Material for this task: Begin
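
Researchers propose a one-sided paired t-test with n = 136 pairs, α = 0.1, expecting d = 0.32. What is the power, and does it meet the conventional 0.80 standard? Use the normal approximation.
Power ≈ 0.99; the study is adequately powered (power ≥ 0.80)

Power calculation (paired t-test, normal approximation):
z_β = d · √n - z_α
z_β = 0.32 · √136 - 1.282
z_β = 0.32 · 11.662 - 1.282
z_β = 2.450

Power = Φ(z_β) = Φ(2.450) ≈ 0.993

Effect size d = 0.32 is small by Cohen's convention (0.2/0.5/0.8).

Threshold: power ≥ 0.80 is conventionally adequate.
Power ≈ 0.99 → the study is adequately powered (power ≥ 0.80).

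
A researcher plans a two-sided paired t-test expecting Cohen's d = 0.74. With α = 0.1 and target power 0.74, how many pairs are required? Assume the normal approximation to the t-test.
n = 10 pairs

Sample size formula (paired t-test, normal approximation):
n = ((z_{α/2} + z_β) / d)²

z_{α/2} = 1.645 (for α = 0.1, two-sided)
z_β = 0.643 (for power = 0.74)
d = 0.74

n = ((1.645 + 0.643) / 0.74)²
n = (3.092)²
n ≈ 9.56
Round up to the next whole number: n = 10 pairs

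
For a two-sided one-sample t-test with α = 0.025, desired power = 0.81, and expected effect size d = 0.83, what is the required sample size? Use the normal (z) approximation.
n = 15

Sample size formula (one-sample t-test, normal approximation):
n = ((z_{α/2} + z_β) / d)²

z_{α/2} = 2.241 (for α = 0.025, two-sided)
z_β = 0.878 (for power = 0.81)
d = 0.83

n = ((2.241 + 0.878) / 0.83)²
n = (3.758)²
n ≈ 14.12
Round up to the next whole number: n = 15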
Material for this task: End
What you need to do. Repeat each line above exactly as it stands.

Exercise answer.
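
Researchers propose a one-sided paired t-test with n = 136 pairs, α = 0.1, expecting d = 0.32. What is the power, and does it meet the conventional 0.80 standard? Use the normal approximation.
Power ≈ 0.99; the study is adequately powered (power ≥ 0.80)

Power calculation (paired t-test, normal approximation):
z_β = d · √n - z_α
z_β = 0.32 · √136 - 1.282
z_β = 0.32 · 11.662 - 1.282
z_β = 2.450

Power = Φ(z_β) = Φ(2.450) ≈ 0.993

Effect size d = 0.32 is small by Cohen's convention (0.2/0.5/0.8).

Threshold: power ≥ 0.80 is conventionally adequate.
Power ≈ 0.99 → the study is adequately powered (power ≥ 0.80).

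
A researcher plans a two-sided paired t-test expecting Cohen's d = 0.74. With α = 0.1 and target power 0.74, how many pairs are required? Assume the normal approximation to the t-test.
n = 10 pairs

Sample size formula (paired t-test, normal approximation):
n = ((z_{α/2} + z_β) / d)²

z_{α/2} = 1.645 (for α = 0.1, two-sided)
z_β = 0.643 (for power = 0.74)
d = 0.74

n = ((1.645 + 0.643) / 0.74)²
n = (3.092)²
n ≈ 9.56
Round up to the next whole number: n = 10 pairs

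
For a two-sided one-sample t-test with α = 0.025, desired power = 0.81, and expected effect size d = 0.83, what is the required sample size? Use the normal (z) approximation.
n = 15

Sample size formula (one-sample t-test, normal approximation):
n = ((z_{α/2} + z_β) / d)²

z_{α/2} = 2.241 (for α = 0.025, two-sided)
z_β = 0.878 (for power = 0.81)
d = 0.83

n = ((2.241 + 0.878) / 0.83)²
n = (3.758)²
n ≈ 14.12
Round up to the next whole number: n = 15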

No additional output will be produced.